▶ Collected data entries:
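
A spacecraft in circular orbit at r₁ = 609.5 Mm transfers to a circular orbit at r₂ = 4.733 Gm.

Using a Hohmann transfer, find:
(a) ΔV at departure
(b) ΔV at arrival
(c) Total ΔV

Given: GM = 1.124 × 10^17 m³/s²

Convert to SI: r₁ = 609.5 Mm = 6.095e+08 m; r₂ = 4.733 Gm = 4.733e+09 m.
Transfer semi-major axis: a_t = (r₁ + r₂)/2 = (6.095e+08 + 4.733e+09)/2 = 2.67125e+09 m.
Circular speeds: v₁ = √(GM/r₁) = 13579.9 m/s, v₂ = √(GM/r₂) = 4873.21 m/s.
Transfer speeds (vis-viva v² = GM(2/r − 1/a_t)): v₁ᵗ = 18076.2 m/s, v₂ᵗ = 2327.79 m/s.
(a) ΔV₁ = |v₁ᵗ − v₁| ≈ 4496 m/s = 4.496 km/s.
(b) ΔV₂ = |v₂ − v₂ᵗ| ≈ 2545 m/s = 2.545 km/s.
(c) ΔV_total = ΔV₁ + ΔV₂ ≈ 7042 m/s = 7.042 km/s.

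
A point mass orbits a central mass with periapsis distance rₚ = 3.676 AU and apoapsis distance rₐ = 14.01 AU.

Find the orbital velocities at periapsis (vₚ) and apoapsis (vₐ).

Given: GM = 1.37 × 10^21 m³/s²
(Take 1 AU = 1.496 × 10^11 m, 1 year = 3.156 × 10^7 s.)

Convert to SI: rₚ = 3.676 AU = 5.4993e+11 m; rₐ = 14.01 AU = 2.0959e+12 m.
Use the vis-viva equation v² = GM(2/r − 1/a) with a = (rₚ + rₐ)/2 = (5.4993e+11 + 2.0959e+12)/2 = 1.32291e+12 m.
vₚ = √(GM · (2/rₚ − 1/a)) = √(1.37e+21 · (2/5.4993e+11 − 1/1.32291e+12)) m/s ≈ 6.282e+04 m/s = 13.25 AU/year.
vₐ = √(GM · (2/rₐ − 1/a)) = √(1.37e+21 · (2/2.0959e+12 − 1/1.32291e+12)) m/s ≈ 1.648e+04 m/s = 3.478 AU/year.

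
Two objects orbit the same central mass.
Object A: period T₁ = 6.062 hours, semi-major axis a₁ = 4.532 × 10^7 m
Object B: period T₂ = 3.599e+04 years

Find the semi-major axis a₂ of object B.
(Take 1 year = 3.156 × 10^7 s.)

Convert to SI: T₁ = 6.062 hours = 21823.2 s; T₂ = 3.599e+04 years = 1.13584e+12 s.
Kepler's third law: (T₁/T₂)² = (a₁/a₂)³ ⇒ a₂ = a₁ · (T₂/T₁)^(2/3).
T₂/T₁ = 1.13584e+12 / 21823.2 = 5.20476e+07.
a₂ = 4.532e+07 · (5.20476e+07)^(2/3) m ≈ 6.318e+12 m = 6.318 × 10^12 m.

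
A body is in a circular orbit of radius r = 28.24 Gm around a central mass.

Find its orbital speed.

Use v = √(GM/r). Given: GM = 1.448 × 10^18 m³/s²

Convert to SI: r = 28.24 Gm = 2.824e+10 m.
For a circular orbit, gravity supplies the centripetal force, so v = √(GM / r).
v = √(1.448e+18 / 2.824e+10) m/s ≈ 7161 m/s = 7.161 km/s.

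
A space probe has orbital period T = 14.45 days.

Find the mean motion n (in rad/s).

Convert to SI: T = 14.45 days = 1.24848e+06 s.
n = 2π / T.
n = 2π / 1.24848e+06 s ≈ 5.033e-06 rad/s.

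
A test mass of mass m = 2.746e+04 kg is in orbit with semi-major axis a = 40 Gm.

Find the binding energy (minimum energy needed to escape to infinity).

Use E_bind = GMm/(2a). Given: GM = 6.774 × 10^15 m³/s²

Convert to SI: a = 40 Gm = 4e+10 m.
Total orbital energy is E = −GMm/(2a); binding energy is E_bind = −E = GMm/(2a).
E_bind = 6.774e+15 · 2.746e+04 / (2 · 4e+10) J ≈ 2.325e+09 J = 2.325 GJ.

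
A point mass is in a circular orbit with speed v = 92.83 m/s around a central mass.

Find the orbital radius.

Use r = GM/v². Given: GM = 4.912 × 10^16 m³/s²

For a circular orbit, v² = GM / r, so r = GM / v².
r = 4.912e+16 / (92.83)² m ≈ 5.7e+12 m = 5.7 Tm.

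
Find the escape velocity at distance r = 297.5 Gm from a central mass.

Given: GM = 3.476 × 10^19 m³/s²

Convert to SI: r = 297.5 Gm = 2.975e+11 m.
Escape velocity comes from setting total energy to zero: ½v² − GM/r = 0 ⇒ v_esc = √(2GM / r).
v_esc = √(2 · 3.476e+19 / 2.975e+11) m/s ≈ 1.529e+04 m/s = 15.29 km/s.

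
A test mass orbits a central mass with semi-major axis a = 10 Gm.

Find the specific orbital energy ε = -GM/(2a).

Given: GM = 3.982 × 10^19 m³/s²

Convert to SI: a = 10 Gm = 1e+10 m.
ε = −GM / (2a).
ε = −3.982e+19 / (2 · 1e+10) J/kg ≈ -1.991e+09 J/kg = -1.991 GJ/kg.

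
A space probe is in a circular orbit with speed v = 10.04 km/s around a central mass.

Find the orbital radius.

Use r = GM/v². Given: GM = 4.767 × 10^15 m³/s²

Convert to SI: v = 10.04 km/s = 10040 m/s.
For a circular orbit, v² = GM / r, so r = GM / v².
r = 4.767e+15 / (10040)² m ≈ 4.729e+07 m = 47.29 Mm.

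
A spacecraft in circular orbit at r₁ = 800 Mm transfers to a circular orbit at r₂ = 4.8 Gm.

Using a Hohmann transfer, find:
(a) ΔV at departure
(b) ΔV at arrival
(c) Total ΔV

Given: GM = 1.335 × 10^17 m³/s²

Convert to SI: r₁ = 800 Mm = 8e+08 m; r₂ = 4.8 Gm = 4.8e+09 m.
Transfer semi-major axis: a_t = (r₁ + r₂)/2 = (8e+08 + 4.8e+09)/2 = 2.8e+09 m.
Circular speeds: v₁ = √(GM/r₁) = 12918 m/s, v₂ = √(GM/r₂) = 5273.76 m/s.
Transfer speeds (vis-viva v² = GM(2/r − 1/a_t)): v₁ᵗ = 16913.6 m/s, v₂ᵗ = 2818.94 m/s.
(a) ΔV₁ = |v₁ᵗ − v₁| ≈ 3996 m/s = 3.996 km/s.
(b) ΔV₂ = |v₂ − v₂ᵗ| ≈ 2455 m/s = 2.455 km/s.
(c) ΔV_total = ΔV₁ + ΔV₂ ≈ 6450 m/s = 6.45 km/s.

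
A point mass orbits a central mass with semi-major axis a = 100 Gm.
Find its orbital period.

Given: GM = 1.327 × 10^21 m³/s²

Convert to SI: a = 100 Gm = 1e+11 m.
Kepler's third law: T = 2π √(a³ / GM).
Substituting a = 1e+11 m and GM = 1.327e+21 m³/s²:
T = 2π √((1e+11)³ / 1.327e+21) s
T ≈ 5.454e+06 s = 63.13 days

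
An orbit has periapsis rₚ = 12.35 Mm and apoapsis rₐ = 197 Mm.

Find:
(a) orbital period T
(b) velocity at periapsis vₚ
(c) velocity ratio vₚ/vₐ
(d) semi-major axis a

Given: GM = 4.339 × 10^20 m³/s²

Convert to SI: rₚ = 12.35 Mm = 1.235e+07 m; rₐ = 197 Mm = 1.97e+08 m.
(a) With a = (rₚ + rₐ)/2 = 1.04675e+08 m, T = 2π √(a³/GM) = 2π √((1.04675e+08)³/4.339e+20) s ≈ 323 s
(b) With a = (rₚ + rₐ)/2 = 1.04675e+08 m, vₚ = √(GM (2/rₚ − 1/a)) = √(4.339e+20 · (2/1.235e+07 − 1/1.04675e+08)) m/s ≈ 8.132e+06 m/s
(c) Conservation of angular momentum (rₚvₚ = rₐvₐ) gives vₚ/vₐ = rₐ/rₚ = 1.97e+08/1.235e+07 ≈ 15.95
(d) a = (rₚ + rₐ)/2 = (1.235e+07 + 1.97e+08)/2 ≈ 1.047e+08 m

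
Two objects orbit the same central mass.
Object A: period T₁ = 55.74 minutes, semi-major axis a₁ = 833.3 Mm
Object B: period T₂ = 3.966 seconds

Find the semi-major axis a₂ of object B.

Convert to SI: T₁ = 55.74 minutes = 3344.4 s; a₁ = 833.3 Mm = 8.333e+08 m.
Kepler's third law: (T₁/T₂)² = (a₁/a₂)³ ⇒ a₂ = a₁ · (T₂/T₁)^(2/3).
T₂/T₁ = 3.966 / 3344.4 = 0.00118586.
a₂ = 8.333e+08 · (0.00118586)^(2/3) m ≈ 9.336e+06 m = 9.336 Mm.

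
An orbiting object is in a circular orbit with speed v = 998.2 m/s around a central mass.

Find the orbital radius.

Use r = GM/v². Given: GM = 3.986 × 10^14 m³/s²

For a circular orbit, v² = GM / r, so r = GM / v².
r = 3.986e+14 / (998.2)² m ≈ 4e+08 m = 400 Mm.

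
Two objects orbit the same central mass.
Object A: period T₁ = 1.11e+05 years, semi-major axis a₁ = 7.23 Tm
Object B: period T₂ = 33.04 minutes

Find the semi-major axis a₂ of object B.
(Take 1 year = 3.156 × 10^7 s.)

Convert to SI: T₁ = 1.11e+05 years = 3.50316e+12 s; a₁ = 7.23 Tm = 7.23e+12 m; T₂ = 33.04 minutes = 1982.4 s.
Kepler's third law: (T₁/T₂)² = (a₁/a₂)³ ⇒ a₂ = a₁ · (T₂/T₁)^(2/3).
T₂/T₁ = 1982.4 / 3.50316e+12 = 5.65889e-10.
a₂ = 7.23e+12 · (5.65889e-10)^(2/3) m ≈ 4.946e+06 m = 4.946 Mm.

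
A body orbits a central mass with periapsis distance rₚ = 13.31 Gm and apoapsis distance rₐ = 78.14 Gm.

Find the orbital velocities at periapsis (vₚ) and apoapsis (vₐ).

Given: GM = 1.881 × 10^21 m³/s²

Convert to SI: rₚ = 13.31 Gm = 1.331e+10 m; rₐ = 78.14 Gm = 7.814e+10 m.
Use the vis-viva equation v² = GM(2/r − 1/a) with a = (rₚ + rₐ)/2 = (1.331e+10 + 7.814e+10)/2 = 4.5725e+10 m.
vₚ = √(GM · (2/rₚ − 1/a)) = √(1.881e+21 · (2/1.331e+10 − 1/4.5725e+10)) m/s ≈ 4.914e+05 m/s = 491.4 km/s.
vₐ = √(GM · (2/rₐ − 1/a)) = √(1.881e+21 · (2/7.814e+10 − 1/4.5725e+10)) m/s ≈ 8.371e+04 m/s = 83.71 km/s.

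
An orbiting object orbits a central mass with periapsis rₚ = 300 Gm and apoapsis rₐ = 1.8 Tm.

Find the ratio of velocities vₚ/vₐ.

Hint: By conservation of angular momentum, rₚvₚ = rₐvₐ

Convert to SI: rₚ = 300 Gm = 3e+11 m; rₐ = 1.8 Tm = 1.8e+12 m.
Conservation of angular momentum gives rₚvₚ = rₐvₐ, so vₚ/vₐ = rₐ/rₚ.
vₚ/vₐ = 1.8e+12 / 3e+11 ≈ 6.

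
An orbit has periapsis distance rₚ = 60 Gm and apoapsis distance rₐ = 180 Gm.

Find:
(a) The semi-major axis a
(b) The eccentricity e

Convert to SI: rₚ = 60 Gm = 6e+10 m; rₐ = 180 Gm = 1.8e+11 m.
(a) a = (rₚ + rₐ) / 2 = (6e+10 + 1.8e+11) / 2 ≈ 1.2e+11 m = 120 Gm.
(b) e = (rₐ − rₚ) / (rₐ + rₚ) = (1.8e+11 − 6e+10) / (1.8e+11 + 6e+10) ≈ 0.5.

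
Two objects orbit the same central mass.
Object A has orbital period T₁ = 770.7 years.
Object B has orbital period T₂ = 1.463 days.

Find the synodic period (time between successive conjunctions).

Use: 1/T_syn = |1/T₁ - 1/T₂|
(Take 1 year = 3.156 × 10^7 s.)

Convert to SI: T₁ = 770.7 years = 2.43233e+10 s; T₂ = 1.463 days = 126403 s.
T_syn = |T₁ · T₂ / (T₁ − T₂)|.
T_syn = |2.43233e+10 · 126403 / (2.43233e+10 − 126403)| s ≈ 1.264e+05 s = 1.463 days.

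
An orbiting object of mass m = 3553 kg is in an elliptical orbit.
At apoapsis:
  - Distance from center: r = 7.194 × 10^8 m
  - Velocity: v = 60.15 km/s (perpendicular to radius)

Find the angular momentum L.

Convert to SI: v = 60.15 km/s = 60150 m/s.
Since v is perpendicular to r, L = m · v · r.
L = 3553 · 60150 · 7.194e+08 kg·m²/s ≈ 1.537e+17 kg·m²/s.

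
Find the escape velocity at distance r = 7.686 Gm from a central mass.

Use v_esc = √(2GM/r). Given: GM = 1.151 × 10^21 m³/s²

Convert to SI: r = 7.686 Gm = 7.686e+09 m.
Escape velocity comes from setting total energy to zero: ½v² − GM/r = 0 ⇒ v_esc = √(2GM / r).
v_esc = √(2 · 1.151e+21 / 7.686e+09) m/s ≈ 5.473e+05 m/s = 547.3 km/s.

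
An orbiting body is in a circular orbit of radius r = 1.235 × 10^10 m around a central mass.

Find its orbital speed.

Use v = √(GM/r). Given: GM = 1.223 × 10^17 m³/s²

For a circular orbit, gravity supplies the centripetal force, so v = √(GM / r).
v = √(1.223e+17 / 1.235e+10) m/s ≈ 3147 m/s = 3.147 km/s.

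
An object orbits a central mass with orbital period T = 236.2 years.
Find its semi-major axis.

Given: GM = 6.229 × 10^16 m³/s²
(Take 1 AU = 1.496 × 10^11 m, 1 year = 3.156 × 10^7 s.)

Convert to SI: T = 236.2 years = 7.45447e+09 s.
Invert Kepler's third law: a = (GM · T² / (4π²))^(1/3).
Substituting T = 7.45447e+09 s and GM = 6.229e+16 m³/s²:
a = (6.229e+16 · (7.45447e+09)² / (4π²))^(1/3) m
a ≈ 4.443e+11 m = 2.97 AU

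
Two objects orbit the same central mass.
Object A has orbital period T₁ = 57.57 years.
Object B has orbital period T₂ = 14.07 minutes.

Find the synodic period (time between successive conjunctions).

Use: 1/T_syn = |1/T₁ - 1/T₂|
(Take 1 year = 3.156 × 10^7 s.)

Convert to SI: T₁ = 57.57 years = 1.81691e+09 s; T₂ = 14.07 minutes = 844.2 s.
T_syn = |T₁ · T₂ / (T₁ − T₂)|.
T_syn = |1.81691e+09 · 844.2 / (1.81691e+09 − 844.2)| s ≈ 844.2 s = 14.07 minutes.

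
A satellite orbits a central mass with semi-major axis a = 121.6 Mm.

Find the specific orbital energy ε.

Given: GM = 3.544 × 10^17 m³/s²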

▶ Task item: What are the lines above, starting at the one with "Find its orbital period." and ending at the one with "(d) semi-major axis a"? Give them again exactly, and only them.

▶ Problem solution:
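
Find its orbital period.

Given: GM = 1.327 × 10^21 m³/s²

Convert to SI: a = 100 Gm = 1e+11 m.
Kepler's third law: T = 2π √(a³ / GM).
Substituting a = 1e+11 m and GM = 1.327e+21 m³/s²:
T = 2π √((1e+11)³ / 1.327e+21) s
T ≈ 5.454e+06 s = 63.13 days

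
An orbit has periapsis rₚ = 12.35 Mm and apoapsis rₐ = 197 Mm.

Find:
(a) orbital period T
(b) velocity at periapsis vₚ
(c) velocity ratio vₚ/vₐ
(d) semi-major axis a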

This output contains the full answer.